• [WHAT YOU ARE ASKED TO DO] Print exactly the lines below between the line holding "What is (X(13)" and the line holding "Answer: sqrt(310920379077)/2519 ≈ 221.36", inclusive, and nothing more.

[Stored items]
☆ ☆ ☆ ☆

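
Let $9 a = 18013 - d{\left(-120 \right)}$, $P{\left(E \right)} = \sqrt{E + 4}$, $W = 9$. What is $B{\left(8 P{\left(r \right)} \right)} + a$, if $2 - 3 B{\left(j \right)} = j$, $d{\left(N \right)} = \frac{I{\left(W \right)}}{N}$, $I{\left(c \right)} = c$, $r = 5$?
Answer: $\frac{717883}{360} \approx 1994.1$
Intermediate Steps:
$P{\left(E \right)} = \sqrt{4 + E}$
$d{\left(N \right)} = \frac{9}{N}$
$B{\left(j \right)} = \frac{2}{3} - \frac{j}{3}$
$a = \frac{720523}{360}$ ($a = \frac{18013 - \frac{9}{-120}}{9} = \frac{18013 - 9 \left(- \frac{1}{120}\right)}{9} = \frac{18013 - - \frac{3}{40}}{9} = \frac{18013 + \frac{3}{40}}{9} = \frac{1}{9} \cdot \frac{720523}{40} = \frac{720523}{360} \approx 2001.5$)
$B{\left(8 P{\left(r \right)} \right)} + a = \left(\frac{2}{3} - \frac{8 \sqrt{4 + 5}}{3}\right) + \frac{720523}{360} = \left(\frac{2}{3} - \frac{8 \sqrt{9}}{3}\right) + \frac{720523}{360} = \left(\frac{2}{3} - \frac{8 \cdot 3}{3}\right) + \frac{720523}{360} = \left(\frac{2}{3} - 8\right) + \frac{720523}{360} = - \frac{22}{3} + \frac{720523}{360} = \frac{717883}{360}$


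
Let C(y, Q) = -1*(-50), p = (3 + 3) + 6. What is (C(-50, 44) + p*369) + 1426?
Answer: 5904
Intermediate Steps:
p = 12 (p = 6 + 6 = 12)
C(y, Q) = 50
(C(-50, 44) + p*369) + 1426 = (50 + 12*369) + 1426 = (50 + 4428) + 1426 = 4478 + 1426 = 5904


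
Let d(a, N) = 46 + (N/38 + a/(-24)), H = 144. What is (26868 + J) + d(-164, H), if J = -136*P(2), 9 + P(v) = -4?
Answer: 3270959/114 ≈ 28693.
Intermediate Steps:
P(v) = -13 (P(v) = -9 - 4 = -13)
J = 1768 (J = -136*(-13) = 1768)
d(a, N) = 46 - a/24 + N/38 (d(a, N) = 46 + (N*(1/38) + a*(-1/24)) = 46 + (N/38 - a/24) = 46 + (-a/24 + N/38) = 46 - a/24 + N/38)
(26868 + J) + d(-164, H) = (26868 + 1768) + (46 - 1/24*(-164) + (1/38)*144) = 28636 + (46 + 41/6 + 72/19) = 28636 + 6455/114 = 3270959/114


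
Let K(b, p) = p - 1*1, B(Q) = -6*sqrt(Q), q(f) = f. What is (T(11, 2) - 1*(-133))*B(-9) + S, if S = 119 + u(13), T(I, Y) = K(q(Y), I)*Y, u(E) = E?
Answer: 132 - 2754*I ≈ 132.0 - 2754.0*I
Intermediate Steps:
K(b, p) = -1 + p (K(b, p) = p - 1 = -1 + p)
T(I, Y) = Y*(-1 + I) (T(I, Y) = (-1 + I)*Y = Y*(-1 + I))
S = 132 (S = 119 + 13 = 132)
(T(11, 2) - 1*(-133))*B(-9) + S = (2*(-1 + 11) - 1*(-133))*(-18*I) + 132 = (2*10 + 133)*(-18*I) + 132 = (20 + 133)*(-18*I) + 132 = 153*(-18*I) + 132 = -2754*I + 132 = 132 - 2754*I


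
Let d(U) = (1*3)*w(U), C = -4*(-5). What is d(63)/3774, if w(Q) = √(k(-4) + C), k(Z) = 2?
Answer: √22/1258 ≈ 0.0037285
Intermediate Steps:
C = 20
w(Q) = √22 (w(Q) = √(2 + 20) = √22)
d(U) = 3*√22 (d(U) = (1*3)*√22 = 3*√22)
d(63)/3774 = (3*√22)/3774 = (3*√22)*(1/3774) = √22/1258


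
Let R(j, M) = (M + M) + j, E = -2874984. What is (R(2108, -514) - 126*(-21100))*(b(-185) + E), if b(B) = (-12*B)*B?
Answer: -8738868021120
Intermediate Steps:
R(j, M) = j + 2*M (R(j, M) = 2*M + j = j + 2*M)
b(B) = -12*B**2
(R(2108, -514) - 126*(-21100))*(b(-185) + E) = ((2108 + 2*(-514)) - 126*(-21100))*(-12*(-185)**2 - 2874984) = ((2108 - 1028) + 2658600)*(-12*34225 - 2874984) = (1080 + 2658600)*(-410700 - 2874984) = 2659680*(-3285684) = -8738868021120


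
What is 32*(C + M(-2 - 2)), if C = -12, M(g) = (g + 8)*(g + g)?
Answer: -1408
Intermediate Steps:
M(g) = 2*g*(8 + g) (M(g) = (8 + g)*(2*g) = 2*g*(8 + g))
32*(C + M(-2 - 2)) = 32*(-12 + 2*(-2 - 2)*(8 + (-2 - 2))) = 32*(-12 + 2*(-4)*(8 - 4)) = 32*(-12 + 2*(-4)*4) = 32*(-12 - 32) = 32*(-44) = -1408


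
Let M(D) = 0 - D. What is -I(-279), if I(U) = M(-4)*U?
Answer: 1116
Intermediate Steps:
M(D) = -D
I(U) = 4*U (I(U) = (-1*(-4))*U = 4*U)
-I(-279) = -4*(-279) = -1*(-1116) = 1116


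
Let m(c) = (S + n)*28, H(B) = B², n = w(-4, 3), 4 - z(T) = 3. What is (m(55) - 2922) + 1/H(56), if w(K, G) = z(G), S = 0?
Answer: -9075583/3136 ≈ -2894.0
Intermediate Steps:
z(T) = 1 (z(T) = 4 - 1*3 = 4 - 3 = 1)
w(K, G) = 1
n = 1
m(c) = 28 (m(c) = (0 + 1)*28 = 1*28 = 28)
(m(55) - 2922) + 1/H(56) = (28 - 2922) + 1/(56²) = -2894 + 1/3136 = -9075583/3136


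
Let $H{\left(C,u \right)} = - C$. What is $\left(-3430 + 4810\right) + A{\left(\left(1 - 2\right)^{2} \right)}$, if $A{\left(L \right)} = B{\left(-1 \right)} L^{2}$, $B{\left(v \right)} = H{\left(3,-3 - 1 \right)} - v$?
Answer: $1378$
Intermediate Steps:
$B{\left(v \right)} = -3 - v$ ($B{\left(v \right)} = \left(-1\right) 3 - v = -3 - v$)
$A{\left(L \right)} = - 2 L^{2}$ ($A{\left(L \right)} = \left(-3 - -1\right) L^{2} = \left(-3 + 1\right) L^{2} = - 2 L^{2}$)
$\left(-3430 + 4810\right) + A{\left(\left(1 - 2\right)^{2} \right)} = \left(-3430 + 4810\right) - 2 \left(\left(1 - 2\right)^{2}\right)^{2} = 1380 - 2 \left(\left(-1\right)^{2}\right)^{2} = 1380 - 2 \cdot 1^{2} = 1380 - 2 = 1378$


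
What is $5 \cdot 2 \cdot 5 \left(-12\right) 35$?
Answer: $-21000$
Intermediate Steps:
$5 \cdot 2 \cdot 5 \left(-12\right) 35 = 10 \cdot 5 \left(-12\right) 35 = 50 \left(-12\right) 35 = \left(-600\right) 35 = -21000$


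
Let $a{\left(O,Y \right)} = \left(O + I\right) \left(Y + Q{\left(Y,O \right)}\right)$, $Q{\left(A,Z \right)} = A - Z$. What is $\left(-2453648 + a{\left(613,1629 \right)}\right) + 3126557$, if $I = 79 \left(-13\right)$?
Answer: $-422121$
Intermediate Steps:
$I = -1027$
$a{\left(O,Y \right)} = \left(-1027 + O\right) \left(- O + 2 Y\right)$ ($a{\left(O,Y \right)} = \left(O - 1027\right) \left(Y - \left(O - Y\right)\right) = \left(-1027 + O\right) \left(- O + 2 Y\right)$)
$\left(-2453648 + a{\left(613,1629 \right)}\right) + 3126557 = \left(-2453648 + \left(\left(-2054\right) 1629 + 1027 \cdot 613 + 613 \cdot 1629 - 613 \left(613 - 1629\right)\right)\right) + 3126557 = \left(-2453648 + \left(-3345966 + 629551 + 998577 - 613 \left(613 - 1629\right)\right)\right) + 3126557 = \left(-2453648 + \left(-3345966 + 629551 + 998577 - 613 \left(-1016\right)\right)\right) + 3126557 = \left(-2453648 + \left(-3345966 + 629551 + 998577 + 622808\right)\right) + 3126557 = \left(-2453648 - 1095030\right) + 3126557 = -3548678 + 3126557 = -422121$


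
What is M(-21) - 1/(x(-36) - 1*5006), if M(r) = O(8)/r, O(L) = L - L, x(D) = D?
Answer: 1/5042 ≈ 0.00019833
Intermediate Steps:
O(L) = 0
M(r) = 0 (M(r) = 0/r = 0)
M(-21) - 1/(x(-36) - 1*5006) = 0 - 1/(-36 - 1*5006) = 0 - 1/(-36 - 5006) = 0 - 1/(-5042) = 0 - 1*(-1/5042) = 0 + 1/5042 = 1/5042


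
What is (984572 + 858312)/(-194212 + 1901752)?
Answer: 460721/426885 ≈ 1.0793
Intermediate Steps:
(984572 + 858312)/(-194212 + 1901752) = 1842884/1707540 = 1842884*(1/1707540) = 460721/426885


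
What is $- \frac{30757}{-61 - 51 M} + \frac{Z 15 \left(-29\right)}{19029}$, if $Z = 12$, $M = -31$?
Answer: $- \frac{197736451}{9641360} \approx -20.509$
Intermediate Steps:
$- \frac{30757}{-61 - 51 M} + \frac{Z 15 \left(-29\right)}{19029} = - \frac{30757}{-61 - -1581} + \frac{12 \cdot 15 \left(-29\right)}{19029} = - \frac{30757}{-61 + 1581} + 180 \left(-29\right) \frac{1}{19029} = - \frac{30757}{1520} - \frac{1740}{6343} = - \frac{197736451}{9641360}$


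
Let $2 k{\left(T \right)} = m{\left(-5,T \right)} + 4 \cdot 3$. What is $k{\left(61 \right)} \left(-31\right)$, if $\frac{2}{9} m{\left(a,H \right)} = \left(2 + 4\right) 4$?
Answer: $-1860$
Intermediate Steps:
$m{\left(a,H \right)} = 108$ ($m{\left(a,H \right)} = \frac{9 \left(2 + 4\right) 4}{2} = \frac{9 \cdot 6 \cdot 4}{2} = \frac{9}{2} \cdot 24 = 108$)
$k{\left(T \right)} = 60$ ($k{\left(T \right)} = \frac{108 + 4 \cdot 3}{2} = \frac{108 + 12}{2} = \frac{1}{2} \cdot 120 = 60$)
$k{\left(61 \right)} \left(-31\right) = 60 \left(-31\right) = -1860$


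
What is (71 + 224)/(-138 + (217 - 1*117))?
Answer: -295/38 ≈ -7.7632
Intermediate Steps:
(71 + 224)/(-138 + (217 - 1*117)) = 295/(-138 + (217 - 117)) = 295/(-138 + 100) = 295/(-38) = 295*(-1/38) = -295/38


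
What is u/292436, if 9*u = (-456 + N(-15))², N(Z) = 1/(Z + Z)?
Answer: 187169761/2368731600 ≈ 0.079017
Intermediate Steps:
N(Z) = 1/(2*Z)
u = 187169761/8100 (u = (-456 + (½)/(-15))²/9 = (-456 + (½)*(-1/15))²/9 = (-456 - 1/30)²/9 = (-13681/30)²/9 = (⅑)*(187169761/900) = 187169761/8100 ≈ 23107.)
u/292436 = (187169761/8100)/292436 = (187169761/8100)*(1/292436) = 187169761/2368731600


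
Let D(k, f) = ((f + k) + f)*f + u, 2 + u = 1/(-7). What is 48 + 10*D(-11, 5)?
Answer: -164/7 ≈ -23.429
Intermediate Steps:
u = -15/7 (u = -2 + 1/(-7) = -2 - 1/7 = -15/7 ≈ -2.1429)
D(k, f) = -15/7 + f*(k + 2*f) (D(k, f) = ((f + k) + f)*f - 15/7 = (k + 2*f)*f - 15/7 = f*(k + 2*f) - 15/7 = -15/7 + f*(k + 2*f))
48 + 10*D(-11, 5) = 48 + 10*(-15/7 + 2*5**2 + 5*(-11)) = 48 + 10*(-15/7 + 2*25 - 55) = 48 + 10*(-15/7 + 50 - 55) = 48 + 10*(-50/7) = 48 - 500/7 = -164/7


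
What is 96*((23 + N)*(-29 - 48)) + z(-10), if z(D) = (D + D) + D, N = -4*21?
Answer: 450882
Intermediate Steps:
N = -84
z(D) = 3*D (z(D) = 2*D + D = 3*D)
96*((23 + N)*(-29 - 48)) + z(-10) = 96*((23 - 84)*(-29 - 48)) + 3*(-10) = 96*(-61*(-77)) - 30 = 96*4697 - 30 = 450912 - 30 = 450882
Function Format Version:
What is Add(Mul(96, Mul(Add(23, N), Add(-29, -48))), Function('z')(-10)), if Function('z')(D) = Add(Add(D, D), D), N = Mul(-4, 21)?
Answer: 450882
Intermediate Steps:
N = -84
Function('z')(D) = Mul(3, D) (Function('z')(D) = Add(Mul(2, D), D) = Mul(3, D))
Add(Mul(96, Mul(Add(23, N), Add(-29, -48))), Function('z')(-10)) = Add(Mul(96, Mul(Add(23, -84), Add(-29, -48))), Mul(3, -10)) = Add(Mul(96, Mul(-61, -77)), -30) = Add(Mul(96, 4697), -30) = Add(450912, -30) = 450882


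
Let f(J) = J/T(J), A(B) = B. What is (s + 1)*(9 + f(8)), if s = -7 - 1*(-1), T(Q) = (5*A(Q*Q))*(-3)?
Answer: -1079/24 ≈ -44.958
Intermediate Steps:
T(Q) = -15*Q² (T(Q) = (5*(Q*Q))*(-3) = (5*Q²)*(-3) = -15*Q²)
s = -6 (s = -7 + 1 = -6)
f(J) = -1/(15*J) (f(J) = J/((-15*J²)) = J*(-1/(15*J²)) = -1/(15*J))
(s + 1)*(9 + f(8)) = (-6 + 1)*(9 - 1/15/8) = -5*(9 - 1/15*⅛) = -5*(9 - 1/120) = -5*1079/120 = -1079/24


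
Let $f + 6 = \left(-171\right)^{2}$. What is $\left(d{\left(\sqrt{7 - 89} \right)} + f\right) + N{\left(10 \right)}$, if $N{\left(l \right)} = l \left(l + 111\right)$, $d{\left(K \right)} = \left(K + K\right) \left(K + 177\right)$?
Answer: $30281 + 354 i \sqrt{82} \approx 30281.0 + 3205.6 i$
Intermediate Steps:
$d{\left(K \right)} = 2 K \left(177 + K\right)$
$f = 29235$ ($f = -6 + \left(-171\right)^{2} = -6 + 29241 = 29235$)
$N{\left(l \right)} = l \left(111 + l\right)$
$\left(d{\left(\sqrt{7 - 89} \right)} + f\right) + N{\left(10 \right)} = \left(2 \sqrt{7 - 89} \left(177 + \sqrt{7 - 89}\right) + 29235\right) + 10 \left(111 + 10\right) = \left(2 \sqrt{-82} \left(177 + \sqrt{-82}\right) + 29235\right) + 10 \cdot 121 = \left(2 i \sqrt{82} \left(177 + i \sqrt{82}\right) + 29235\right) + 1210 = \left(29235 + 2 i \sqrt{82} \left(177 + i \sqrt{82}\right)\right) + 1210 = 30445 + 2 i \sqrt{82} \left(177 + i \sqrt{82}\right)$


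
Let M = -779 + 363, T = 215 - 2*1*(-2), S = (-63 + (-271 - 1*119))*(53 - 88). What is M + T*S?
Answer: 3471829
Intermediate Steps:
S = 15855 (S = (-63 + (-271 - 119))*(-35) = (-63 - 390)*(-35) = -453*(-35) = 15855)
T = 219 (T = 215 - 2*(-2) = 215 + 4 = 219)
M = -416
M + T*S = -416 + 219*15855 = -416 + 3472245 = 3471829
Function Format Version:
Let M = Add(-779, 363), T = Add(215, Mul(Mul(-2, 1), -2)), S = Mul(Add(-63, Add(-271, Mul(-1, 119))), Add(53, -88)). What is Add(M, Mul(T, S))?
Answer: 3471829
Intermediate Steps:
S = 15855 (S = Mul(Add(-63, Add(-271, -119)), -35) = Mul(Add(-63, -390), -35) = Mul(-453, -35) = 15855)
T = 219 (T = Add(215, Mul(-2, -2)) = Add(215, 4) = 219)
M = -416
Add(M, Mul(T, S)) = Add(-416, Mul(219, 15855)) = Add(-416, 3472245) = 3471829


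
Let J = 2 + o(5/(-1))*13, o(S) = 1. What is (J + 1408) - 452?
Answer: 971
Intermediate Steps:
J = 15 (J = 2 + 1*13 = 2 + 13 = 15)
(J + 1408) - 452 = (15 + 1408) - 452 = 1423 - 452 = 971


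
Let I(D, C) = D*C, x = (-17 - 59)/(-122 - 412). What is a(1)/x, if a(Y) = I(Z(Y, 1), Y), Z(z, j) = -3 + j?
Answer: -267/19 ≈ -14.053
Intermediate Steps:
x = 38/267 (x = -76/(-534) = -76*(-1/534) = 38/267 ≈ 0.14232)
I(D, C) = C*D
a(Y) = -2*Y (a(Y) = Y*(-3 + 1) = Y*(-2) = -2*Y)
a(1)/x = (-2*1)/(38/267) = -2*267/38 = -267/19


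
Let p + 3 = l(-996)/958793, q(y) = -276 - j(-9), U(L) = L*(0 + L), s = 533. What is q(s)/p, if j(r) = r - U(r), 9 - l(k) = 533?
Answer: 178335498/2876903 ≈ 61.989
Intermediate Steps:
l(k) = -524 (l(k) = 9 - 1*533 = 9 - 533 = -524)
U(L) = L² (U(L) = L*L = L²)
j(r) = r - r²
q(y) = -186 (q(y) = -276 - (-9)*(1 - 1*(-9)) = -276 - (-9)*(1 + 9) = -276 - (-9)*10 = -276 - 1*(-90) = -276 + 90 = -186)
p = -2876903/958793 (p = -3 - 524/958793 = -2876903/958793 ≈ -3.0005)
q(s)/p = -186/(-2876903/958793) = -186*(-958793/2876903) = 178335498/2876903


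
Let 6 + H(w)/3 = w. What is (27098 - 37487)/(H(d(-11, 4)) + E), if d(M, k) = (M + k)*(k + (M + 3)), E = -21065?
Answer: 10389/20999 ≈ 0.49474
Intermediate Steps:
d(M, k) = (M + k)*(3 + M + k) (d(M, k) = (M + k)*(k + (3 + M)) = (M + k)*(3 + M + k))
H(w) = -18 + 3*w
(27098 - 37487)/(H(d(-11, 4)) + E) = (27098 - 37487)/((-18 + 3*((-11)**2 + 4**2 + 3*(-11) + 3*4 + 2*(-11)*4)) - 21065) = -10389/((-18 + 3*(121 + 16 - 33 + 12 - 88)) - 21065) = -10389/((-18 + 3*28) - 21065) = -10389/((-18 + 84) - 21065) = -10389/(66 - 21065) = -10389/(-20999) = -10389*(-1/20999) = 10389/20999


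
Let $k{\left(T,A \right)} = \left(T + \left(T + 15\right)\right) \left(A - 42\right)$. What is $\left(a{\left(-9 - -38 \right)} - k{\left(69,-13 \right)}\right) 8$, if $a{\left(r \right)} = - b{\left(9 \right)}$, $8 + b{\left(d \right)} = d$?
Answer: $67312$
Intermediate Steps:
$b{\left(d \right)} = -8 + d$
$a{\left(r \right)} = -1$ ($a{\left(r \right)} = - (-8 + 9) = \left(-1\right) 1 = -1$)
$k{\left(T,A \right)} = \left(-42 + A\right) \left(15 + 2 T\right)$ ($k{\left(T,A \right)} = \left(T + \left(15 + T\right)\right) \left(-42 + A\right) = \left(15 + 2 T\right) \left(-42 + A\right) = \left(-42 + A\right) \left(15 + 2 T\right)$)
$\left(a{\left(-9 - -38 \right)} - k{\left(69,-13 \right)}\right) 8 = \left(-1 - \left(-630 - 5796 + 15 \left(-13\right) + 2 \left(-13\right) 69\right)\right) 8 = \left(-1 - \left(-630 - 5796 - 195 - 1794\right)\right) 8 = \left(-1 - -8415\right) 8 = \left(-1 + 8415\right) 8 = 8414 \cdot 8 = 67312$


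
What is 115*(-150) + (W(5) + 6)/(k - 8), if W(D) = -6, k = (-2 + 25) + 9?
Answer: -17250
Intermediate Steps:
k = 32 (k = 23 + 9 = 32)
115*(-150) + (W(5) + 6)/(k - 8) = 115*(-150) + (-6 + 6)/(32 - 8) = -17250 + 0/24 = -17250 + 0*(1/24) = -17250 + 0 = -17250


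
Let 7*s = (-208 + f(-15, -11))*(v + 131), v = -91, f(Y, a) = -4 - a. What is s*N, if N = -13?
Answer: 104520/7 ≈ 14931.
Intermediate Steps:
s = -8040/7 (s = ((-208 + (-4 - 1*(-11)))*(-91 + 131))/7 = ((-208 + (-4 + 11))*40)/7 = ((-208 + 7)*40)/7 = (-201*40)/7 = (⅐)*(-8040) = -8040/7 ≈ -1148.6)
s*N = -8040/7*(-13) = 104520/7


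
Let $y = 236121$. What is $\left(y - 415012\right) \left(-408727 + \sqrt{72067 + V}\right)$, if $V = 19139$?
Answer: $73117581757 - 1610019 \sqrt{1126} \approx 7.3064 \cdot 10^{10}$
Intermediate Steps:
$\left(y - 415012\right) \left(-408727 + \sqrt{72067 + V}\right) = \left(236121 - 415012\right) \left(-408727 + \sqrt{72067 + 19139}\right) = - 178891 \left(-408727 + \sqrt{91206}\right) = - 178891 \left(-408727 + 9 \sqrt{1126}\right) = 73117581757 - 1610019 \sqrt{1126}$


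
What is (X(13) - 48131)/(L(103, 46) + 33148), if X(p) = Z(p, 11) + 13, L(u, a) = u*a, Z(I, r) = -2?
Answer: -24060/18943 ≈ -1.2701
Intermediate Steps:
L(u, a) = a*u
X(p) = 11 (X(p) = -2 + 13 = 11)
(X(13) - 48131)/(L(103, 46) + 33148) = (11 - 48131)/(46*103 + 33148) = -48120/(4738 + 33148) = -48120/37886 = -48120*1/37886 = -24060/18943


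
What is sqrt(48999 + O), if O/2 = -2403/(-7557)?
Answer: sqrt(310920379077)/2519 ≈ 221.36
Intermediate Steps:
O = 1602/2519 (O = 2*(-2403/(-7557)) = 2*(-2403*(-1/7557)) = 2*(801/2519) = 1602/2519 ≈ 0.63597)
sqrt(48999 + O) = sqrt(48999 + 1602/2519) = sqrt(123430083/2519) = sqrt(310920379077)/2519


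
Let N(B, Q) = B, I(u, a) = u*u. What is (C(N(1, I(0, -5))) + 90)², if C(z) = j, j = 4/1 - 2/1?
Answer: 8464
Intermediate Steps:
j = 2 (j = 4*1 - 2*1 = 4 - 2 = 2)
I(u, a) = u²
C(z) = 2
(C(N(1, I(0, -5))) + 90)² = (2 + 90)² = 92² = 8464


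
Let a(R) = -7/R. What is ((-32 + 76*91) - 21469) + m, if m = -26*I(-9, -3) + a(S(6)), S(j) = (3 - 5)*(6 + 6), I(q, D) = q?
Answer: -344417/24 ≈ -14351.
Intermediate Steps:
S(j) = -24 (S(j) = -2*12 = -24)
m = 5623/24 (m = -26*(-9) - 7/(-24) = 234 - 7*(-1/24) = 234 + 7/24 = 5623/24 ≈ 234.29)
((-32 + 76*91) - 21469) + m = ((-32 + 76*91) - 21469) + 5623/24 = ((-32 + 6916) - 21469) + 5623/24 = (6884 - 21469) + 5623/24 = -14585 + 5623/24 = -344417/24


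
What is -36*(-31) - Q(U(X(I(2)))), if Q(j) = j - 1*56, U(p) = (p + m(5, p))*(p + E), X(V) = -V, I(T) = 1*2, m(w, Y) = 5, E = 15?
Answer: 1133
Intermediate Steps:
I(T) = 2
U(p) = (5 + p)*(15 + p) (U(p) = (p + 5)*(p + 15) = (5 + p)*(15 + p))
Q(j) = -56 + j (Q(j) = j - 56 = -56 + j)
-36*(-31) - Q(U(X(I(2)))) = -36*(-31) - (-56 + (75 + (-1*2)² + 20*(-1*2))) = 1116 - (-56 + (75 + (-2)² + 20*(-2))) = 1116 - (-56 + (75 + 4 - 40)) = 1116 - (-56 + 39) = 1116 - 1*(-17) = 1116 + 17 = 1133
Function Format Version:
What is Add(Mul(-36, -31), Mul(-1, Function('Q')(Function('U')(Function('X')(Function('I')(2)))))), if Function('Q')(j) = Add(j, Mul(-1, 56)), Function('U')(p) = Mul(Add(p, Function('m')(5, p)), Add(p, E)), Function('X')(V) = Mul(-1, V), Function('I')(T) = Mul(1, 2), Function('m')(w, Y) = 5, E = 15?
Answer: 1133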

☆ ☆ ☆ ☆

• [YOUR SOLUTION]
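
What is (X(13) - 48131)/(L(103, 46) + 33148), if X(p) = Z(p, 11) + 13, L(u, a) = u*a, Z(I, r) = -2?
Answer: -24060/18943 ≈ -1.2701
Intermediate Steps:
L(u, a) = a*u
X(p) = 11 (X(p) = -2 + 13 = 11)
(X(13) - 48131)/(L(103, 46) + 33148) = (11 - 48131)/(46*103 + 33148) = -48120/(4738 + 33148) = -48120/37886 = -48120*1/37886 = -24060/18943


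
What is sqrt(48999 + O), if O/2 = -2403/(-7557)?
Answer: sqrt(310920379077)/2519 ≈ 221.36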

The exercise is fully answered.